_EXERCISE_
What appears from the first line of the records below through the line containing "Apply these moves in order: 0->2, 1->3, 2->3, 2->0, 3->1, 0->3" must be reproduced verbatim.

++++ SUPPLIED DATA

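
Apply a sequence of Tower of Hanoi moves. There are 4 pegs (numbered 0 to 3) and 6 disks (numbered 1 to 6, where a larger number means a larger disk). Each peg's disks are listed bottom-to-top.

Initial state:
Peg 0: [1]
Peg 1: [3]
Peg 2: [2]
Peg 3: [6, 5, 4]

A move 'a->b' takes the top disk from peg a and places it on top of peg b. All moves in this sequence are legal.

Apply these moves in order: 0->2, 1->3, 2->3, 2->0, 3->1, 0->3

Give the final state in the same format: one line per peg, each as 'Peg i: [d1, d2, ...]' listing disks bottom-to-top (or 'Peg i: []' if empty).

Answer: Peg 0: []
Peg 1: [1]
Peg 2: []
Peg 3: [6, 5, 4, 3, 2]

Derivation:
After move 1 (0->2):
Peg 0: []
Peg 1: [3]
Peg 2: [2, 1]
Peg 3: [6, 5, 4]

After move 2 (1->3):
Peg 0: []
Peg 1: []
Peg 2: [2, 1]
Peg 3: [6, 5, 4, 3]

After move 3 (2->3):
Peg 0: []
Peg 1: []
Peg 2: [2]
Peg 3: [6, 5, 4, 3, 1]

After move 4 (2->0):
Peg 0: [2]
Peg 1: []
Peg 2: []
Peg 3: [6, 5, 4, 3, 1]

After move 5 (3->1):
Peg 0: [2]
Peg 1: [1]
Peg 2: []
Peg 3: [6, 5, 4, 3]

After move 6 (0->3):
Peg 0: []
Peg 1: [1]
Peg 2: []
Peg 3: [6, 5, 4, 3, 2]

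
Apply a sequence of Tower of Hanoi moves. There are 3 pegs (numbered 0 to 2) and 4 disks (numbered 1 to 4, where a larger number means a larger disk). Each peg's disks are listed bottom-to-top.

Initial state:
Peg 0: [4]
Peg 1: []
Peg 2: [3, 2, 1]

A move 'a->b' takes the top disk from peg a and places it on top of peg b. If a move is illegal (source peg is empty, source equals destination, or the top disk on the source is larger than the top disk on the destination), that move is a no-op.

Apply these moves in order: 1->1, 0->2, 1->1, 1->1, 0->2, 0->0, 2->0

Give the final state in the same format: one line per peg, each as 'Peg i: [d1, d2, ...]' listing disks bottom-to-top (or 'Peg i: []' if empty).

Answer: Peg 0: [4, 1]
Peg 1: []
Peg 2: [3, 2]

Derivation:
After move 1 (1->1):
Peg 0: [4]
Peg 1: []
Peg 2: [3, 2, 1]

After move 2 (0->2):
Peg 0: [4]
Peg 1: []
Peg 2: [3, 2, 1]

After move 3 (1->1):
Peg 0: [4]
Peg 1: []
Peg 2: [3, 2, 1]

After move 4 (1->1):
Peg 0: [4]
Peg 1: []
Peg 2: [3, 2, 1]

After move 5 (0->2):
Peg 0: [4]
Peg 1: []
Peg 2: [3, 2, 1]

After move 6 (0->0):
Peg 0: [4]
Peg 1: []
Peg 2: [3, 2, 1]

After move 7 (2->0):
Peg 0: [4, 1]
Peg 1: []
Peg 2: [3, 2]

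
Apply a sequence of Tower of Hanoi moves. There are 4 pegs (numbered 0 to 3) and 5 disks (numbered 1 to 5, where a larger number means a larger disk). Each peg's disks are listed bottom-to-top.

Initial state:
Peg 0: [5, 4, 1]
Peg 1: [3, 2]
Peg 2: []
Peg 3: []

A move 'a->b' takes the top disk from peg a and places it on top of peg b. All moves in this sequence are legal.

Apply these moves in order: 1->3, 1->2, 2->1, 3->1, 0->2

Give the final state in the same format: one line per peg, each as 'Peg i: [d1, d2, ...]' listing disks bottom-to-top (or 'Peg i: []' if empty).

After move 1 (1->3):
Peg 0: [5, 4, 1]
Peg 1: [3]
Peg 2: []
Peg 3: [2]

After move 2 (1->2):
Peg 0: [5, 4, 1]
Peg 1: []
Peg 2: [3]
Peg 3: [2]

After move 3 (2->1):
Peg 0: [5, 4, 1]
Peg 1: [3]
Peg 2: []
Peg 3: [2]

After move 4 (3->1):
Peg 0: [5, 4, 1]
Peg 1: [3, 2]
Peg 2: []
Peg 3: []

After move 5 (0->2):
Peg 0: [5, 4]
Peg 1: [3, 2]
Peg 2: [1]
Peg 3: []

Answer: Peg 0: [5, 4]
Peg 1: [3, 2]
Peg 2: [1]
Peg 3: []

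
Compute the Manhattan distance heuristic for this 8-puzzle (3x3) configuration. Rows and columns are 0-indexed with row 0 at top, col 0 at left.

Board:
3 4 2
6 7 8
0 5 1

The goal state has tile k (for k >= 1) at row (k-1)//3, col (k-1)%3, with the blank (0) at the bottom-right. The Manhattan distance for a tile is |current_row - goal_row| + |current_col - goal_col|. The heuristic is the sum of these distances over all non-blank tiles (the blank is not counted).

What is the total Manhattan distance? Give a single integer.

Tile 3: at (0,0), goal (0,2), distance |0-0|+|0-2| = 2
Tile 4: at (0,1), goal (1,0), distance |0-1|+|1-0| = 2
Tile 2: at (0,2), goal (0,1), distance |0-0|+|2-1| = 1
Tile 6: at (1,0), goal (1,2), distance |1-1|+|0-2| = 2
Tile 7: at (1,1), goal (2,0), distance |1-2|+|1-0| = 2
Tile 8: at (1,2), goal (2,1), distance |1-2|+|2-1| = 2
Tile 5: at (2,1), goal (1,1), distance |2-1|+|1-1| = 1
Tile 1: at (2,2), goal (0,0), distance |2-0|+|2-0| = 4
Sum: 2 + 2 + 1 + 2 + 2 + 2 + 1 + 4 = 16

Answer: 16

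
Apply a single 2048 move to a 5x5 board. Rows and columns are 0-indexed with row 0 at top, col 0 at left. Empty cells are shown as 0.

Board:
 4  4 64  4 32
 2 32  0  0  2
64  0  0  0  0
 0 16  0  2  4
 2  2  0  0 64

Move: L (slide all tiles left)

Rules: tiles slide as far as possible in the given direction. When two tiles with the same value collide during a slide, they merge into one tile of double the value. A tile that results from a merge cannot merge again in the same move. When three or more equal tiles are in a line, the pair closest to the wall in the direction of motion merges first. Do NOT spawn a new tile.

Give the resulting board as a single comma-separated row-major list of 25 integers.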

++++++++

_TASK RESPONSE_
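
Apply a sequence of Tower of Hanoi moves. There are 4 pegs (numbered 0 to 3) and 6 disks (numbered 1 to 6, where a larger number means a larger disk). Each peg's disks are listed bottom-to-top.

Initial state:
Peg 0: [1]
Peg 1: [3]
Peg 2: [2]
Peg 3: [6, 5, 4]

A move 'a->b' takes the top disk from peg a and places it on top of peg b. All moves in this sequence are legal.

Apply these moves in order: 0->2, 1->3, 2->3, 2->0, 3->1, 0->3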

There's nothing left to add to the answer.